● AIM OF THE EXERCISE:
Retype, word for word, each line between the lines holding "- Official foreign" and "- Exports of pharmaceuticals: 45.99", inclusive, and leave the rest of the data alone.

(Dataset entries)
+ + +
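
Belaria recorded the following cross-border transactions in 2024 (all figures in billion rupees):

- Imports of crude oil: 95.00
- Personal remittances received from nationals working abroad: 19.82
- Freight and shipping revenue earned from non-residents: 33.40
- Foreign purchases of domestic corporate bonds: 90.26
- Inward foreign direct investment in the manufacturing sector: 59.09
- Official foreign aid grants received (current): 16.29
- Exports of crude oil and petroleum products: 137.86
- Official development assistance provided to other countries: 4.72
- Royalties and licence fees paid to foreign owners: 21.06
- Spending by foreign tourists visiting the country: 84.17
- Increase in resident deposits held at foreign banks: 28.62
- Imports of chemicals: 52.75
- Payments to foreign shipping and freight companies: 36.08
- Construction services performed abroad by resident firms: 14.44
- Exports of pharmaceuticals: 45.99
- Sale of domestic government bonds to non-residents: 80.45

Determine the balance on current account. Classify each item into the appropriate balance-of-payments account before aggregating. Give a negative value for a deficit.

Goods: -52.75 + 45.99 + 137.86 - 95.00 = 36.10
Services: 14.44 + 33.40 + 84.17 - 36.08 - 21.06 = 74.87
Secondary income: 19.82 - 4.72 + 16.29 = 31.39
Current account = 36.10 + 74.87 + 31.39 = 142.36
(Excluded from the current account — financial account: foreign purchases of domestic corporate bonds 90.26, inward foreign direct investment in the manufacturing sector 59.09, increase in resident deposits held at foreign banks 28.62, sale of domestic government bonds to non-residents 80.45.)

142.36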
+ + +
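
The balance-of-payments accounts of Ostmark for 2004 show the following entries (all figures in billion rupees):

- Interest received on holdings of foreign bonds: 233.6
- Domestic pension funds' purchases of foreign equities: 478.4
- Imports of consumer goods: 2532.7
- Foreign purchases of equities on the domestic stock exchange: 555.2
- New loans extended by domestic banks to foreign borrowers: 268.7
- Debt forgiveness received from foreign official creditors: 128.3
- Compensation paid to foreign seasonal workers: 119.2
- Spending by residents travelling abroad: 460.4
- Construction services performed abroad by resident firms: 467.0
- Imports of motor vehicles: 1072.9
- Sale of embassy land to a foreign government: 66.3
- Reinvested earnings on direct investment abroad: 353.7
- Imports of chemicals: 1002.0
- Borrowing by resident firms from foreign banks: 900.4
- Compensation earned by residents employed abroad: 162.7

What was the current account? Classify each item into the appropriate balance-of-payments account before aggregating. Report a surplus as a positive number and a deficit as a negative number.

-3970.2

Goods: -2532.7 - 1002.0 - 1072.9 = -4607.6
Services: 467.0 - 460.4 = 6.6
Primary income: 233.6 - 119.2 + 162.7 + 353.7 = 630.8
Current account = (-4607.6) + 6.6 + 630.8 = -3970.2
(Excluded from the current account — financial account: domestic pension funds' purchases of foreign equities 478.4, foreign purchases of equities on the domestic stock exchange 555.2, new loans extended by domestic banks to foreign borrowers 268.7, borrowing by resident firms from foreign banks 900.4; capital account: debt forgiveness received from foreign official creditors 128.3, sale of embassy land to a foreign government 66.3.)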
+ + +
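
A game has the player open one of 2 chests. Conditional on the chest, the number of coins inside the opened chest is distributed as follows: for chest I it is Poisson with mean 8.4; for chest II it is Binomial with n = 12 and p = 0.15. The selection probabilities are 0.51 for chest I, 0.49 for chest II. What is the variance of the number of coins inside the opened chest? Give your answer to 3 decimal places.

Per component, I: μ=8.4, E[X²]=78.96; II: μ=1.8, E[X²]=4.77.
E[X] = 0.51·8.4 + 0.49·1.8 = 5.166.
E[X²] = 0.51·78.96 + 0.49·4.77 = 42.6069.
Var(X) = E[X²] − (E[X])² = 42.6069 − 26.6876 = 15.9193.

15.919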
+ + +
● ANSWER FOR THE TASK:
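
- Official foreign aid grants received (current): 16.29
- Exports of crude oil and petroleum products: 137.86
- Official development assistance provided to other countries: 4.72
- Royalties and licence fees paid to foreign owners: 21.06
- Spending by foreign tourists visiting the country: 84.17
- Increase in resident deposits held at foreign banks: 28.62
- Imports of chemicals: 52.75
- Payments to foreign shipping and freight companies: 36.08
- Construction services performed abroad by resident firms: 14.44
- Exports of pharmaceuticals: 45.99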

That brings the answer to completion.